**Records for processing:**
+++
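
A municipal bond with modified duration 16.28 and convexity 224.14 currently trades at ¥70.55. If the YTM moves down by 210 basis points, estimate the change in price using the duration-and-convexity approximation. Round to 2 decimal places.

+¥27.61

Duration effect: -D_mod·Δy = -16.28 × (-0.021) = +0.341880
Convexity effect: ½·C·(Δy)² = 0.5 × 224.14 × (-0.021)² = +0.04942287
ΔP/P ≈ +0.341880 + 0.04942287 = +0.39130287
ΔP ≈ 70.55 × (+0.39130287) = +27.6064174785.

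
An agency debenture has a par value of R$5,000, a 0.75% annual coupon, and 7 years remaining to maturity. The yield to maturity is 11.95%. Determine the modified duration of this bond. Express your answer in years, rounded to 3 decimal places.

6.037 years

Periodic yield y = 0.1195. First find Macaulay duration:
  t   CF        PV=CF/(1+0.1195)^t    t·PV
  1        37.50        33.4971        33.4971
  2        37.50        29.9215        59.8430
  3        37.50        26.7275        80.1826
  4        37.50        23.8745        95.4981
  5        37.50        21.3261       106.6303
  6        37.50        19.0496       114.2978
  7     5,037.50     2,285.8429    16,000.9001
  Σ                  2,440.2392    16,490.8491
P = 2,440.2392; Macaulay duration = 16,490.8491 / 2,440.2392 = 6.75788 years.
Modified duration = D_Mac / (1 + y) = 6.75788 / 1.1195 = 6.03652 years.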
+++
**What this task involves:** An exact repetition of all the entries is required.

**Task output:**
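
A municipal bond with modified duration 16.28 and convexity 224.14 currently trades at ¥70.55. If the YTM moves down by 210 basis points, estimate the change in price using the duration-and-convexity approximation. Round to 2 decimal places.

+¥27.61

Duration effect: -D_mod·Δy = -16.28 × (-0.021) = +0.341880
Convexity effect: ½·C·(Δy)² = 0.5 × 224.14 × (-0.021)² = +0.04942287
ΔP/P ≈ +0.341880 + 0.04942287 = +0.39130287
ΔP ≈ 70.55 × (+0.39130287) = +27.6064174785.

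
An agency debenture has a par value of R$5,000, a 0.75% annual coupon, and 7 years remaining to maturity. The yield to maturity is 11.95%. Determine the modified duration of this bond. Express your answer in years, rounded to 3 decimal places.

6.037 years

Periodic yield y = 0.1195. First find Macaulay duration:
  t   CF        PV=CF/(1+0.1195)^t    t·PV
  1        37.50        33.4971        33.4971
  2        37.50        29.9215        59.8430
  3        37.50        26.7275        80.1826
  4        37.50        23.8745        95.4981
  5        37.50        21.3261       106.6303
  6        37.50        19.0496       114.2978
  7     5,037.50     2,285.8429    16,000.9001
  Σ                  2,440.2392    16,490.8491
P = 2,440.2392; Macaulay duration = 16,490.8491 / 2,440.2392 = 6.75788 years.
Modified duration = D_Mac / (1 + y) = 6.75788 / 1.1195 = 6.03652 years.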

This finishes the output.